▸ Exercise goal
Start at the top and transcribe every record through the final line exactly.

****************************************

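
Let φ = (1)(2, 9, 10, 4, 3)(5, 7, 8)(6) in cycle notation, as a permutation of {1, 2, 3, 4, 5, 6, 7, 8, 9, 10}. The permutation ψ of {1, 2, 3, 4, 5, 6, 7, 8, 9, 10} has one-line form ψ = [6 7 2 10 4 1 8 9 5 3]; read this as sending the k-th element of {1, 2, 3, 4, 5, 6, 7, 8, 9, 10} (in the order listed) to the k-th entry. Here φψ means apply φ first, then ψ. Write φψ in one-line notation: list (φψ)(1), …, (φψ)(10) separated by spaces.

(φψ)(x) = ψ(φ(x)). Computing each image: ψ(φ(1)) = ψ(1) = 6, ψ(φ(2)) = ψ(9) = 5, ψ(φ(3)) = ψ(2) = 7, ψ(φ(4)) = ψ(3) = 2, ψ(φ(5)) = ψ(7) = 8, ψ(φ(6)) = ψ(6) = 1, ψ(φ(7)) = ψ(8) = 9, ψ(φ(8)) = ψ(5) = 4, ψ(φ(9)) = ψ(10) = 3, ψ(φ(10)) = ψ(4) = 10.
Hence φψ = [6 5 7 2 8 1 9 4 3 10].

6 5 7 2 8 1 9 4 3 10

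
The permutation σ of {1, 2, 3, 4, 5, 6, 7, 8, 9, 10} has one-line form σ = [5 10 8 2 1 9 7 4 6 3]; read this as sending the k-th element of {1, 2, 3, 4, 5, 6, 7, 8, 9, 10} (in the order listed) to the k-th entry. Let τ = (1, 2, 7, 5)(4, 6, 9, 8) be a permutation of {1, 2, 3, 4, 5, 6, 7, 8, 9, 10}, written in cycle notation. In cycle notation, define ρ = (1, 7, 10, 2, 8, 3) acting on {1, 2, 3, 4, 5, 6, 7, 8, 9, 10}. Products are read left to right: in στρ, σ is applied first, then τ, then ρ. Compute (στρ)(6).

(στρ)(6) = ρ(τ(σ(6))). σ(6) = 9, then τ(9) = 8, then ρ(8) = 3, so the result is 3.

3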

****************************************

▸ Task response
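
Let φ = (1)(2, 9, 10, 4, 3)(5, 7, 8)(6) in cycle notation, as a permutation of {1, 2, 3, 4, 5, 6, 7, 8, 9, 10}. The permutation ψ of {1, 2, 3, 4, 5, 6, 7, 8, 9, 10} has one-line form ψ = [6 7 2 10 4 1 8 9 5 3]; read this as sending the k-th element of {1, 2, 3, 4, 5, 6, 7, 8, 9, 10} (in the order listed) to the k-th entry. Here φψ means apply φ first, then ψ. Write φψ in one-line notation: list (φψ)(1), …, (φψ)(10) separated by spaces.

(φψ)(x) = ψ(φ(x)). Computing each image: ψ(φ(1)) = ψ(1) = 6, ψ(φ(2)) = ψ(9) = 5, ψ(φ(3)) = ψ(2) = 7, ψ(φ(4)) = ψ(3) = 2, ψ(φ(5)) = ψ(7) = 8, ψ(φ(6)) = ψ(6) = 1, ψ(φ(7)) = ψ(8) = 9, ψ(φ(8)) = ψ(5) = 4, ψ(φ(9)) = ψ(10) = 3, ψ(φ(10)) = ψ(4) = 10.
Hence φψ = [6 5 7 2 8 1 9 4 3 10].

6 5 7 2 8 1 9 4 3 10

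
The permutation σ of {1, 2, 3, 4, 5, 6, 7, 8, 9, 10} has one-line form σ = [5 10 8 2 1 9 7 4 6 3]; read this as sending the k-th element of {1, 2, 3, 4, 5, 6, 7, 8, 9, 10} (in the order listed) to the k-th entry. Let τ = (1, 2, 7, 5)(4, 6, 9, 8) be a permutation of {1, 2, 3, 4, 5, 6, 7, 8, 9, 10}, written in cycle notation. In cycle notation, define ρ = (1, 7, 10, 2, 8, 3) acting on {1, 2, 3, 4, 5, 6, 7, 8, 9, 10}. Products are read left to right: in στρ, σ is applied first, then τ, then ρ. Compute (στρ)(6).

(στρ)(6) = ρ(τ(σ(6))). σ(6) = 9, then τ(9) = 8, then ρ(8) = 3, so the result is 3.

3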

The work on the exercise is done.